▶ _Exercise description_
The entries shown next need to be written again word for word.

▶ _Provided records_
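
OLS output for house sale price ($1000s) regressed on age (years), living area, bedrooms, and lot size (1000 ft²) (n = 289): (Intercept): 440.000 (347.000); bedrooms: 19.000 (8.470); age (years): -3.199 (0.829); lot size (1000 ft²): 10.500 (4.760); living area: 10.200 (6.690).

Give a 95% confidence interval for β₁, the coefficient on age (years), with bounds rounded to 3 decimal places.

Read off: b = -3.199, SE = 0.829 for age (years).
df = n − k − 1 = 289 − 4 − 1 = 284.
t* = t_{0.025, 284} = 1.968352.
Margin = t* × SE = 1.968352 × 0.829 = 1.63176.
CI: -3.199 ± 1.63176 → (-4.831, -1.567).

(-4.831, -1.567)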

▶ _Expected output_
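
OLS output for house sale price ($1000s) regressed on age (years), living area, bedrooms, and lot size (1000 ft²) (n = 289): (Intercept): 440.000 (347.000); bedrooms: 19.000 (8.470); age (years): -3.199 (0.829); lot size (1000 ft²): 10.500 (4.760); living area: 10.200 (6.690).

Give a 95% confidence interval for β₁, the coefficient on age (years), with bounds rounded to 3 decimal places.

Read off: b = -3.199, SE = 0.829 for age (years).
df = n − k − 1 = 289 − 4 − 1 = 284.
t* = t_{0.025, 284} = 1.968352.
Margin = t* × SE = 1.968352 × 0.829 = 1.63176.
CI: -3.199 ± 1.63176 → (-4.831, -1.567).

(-4.831, -1.567)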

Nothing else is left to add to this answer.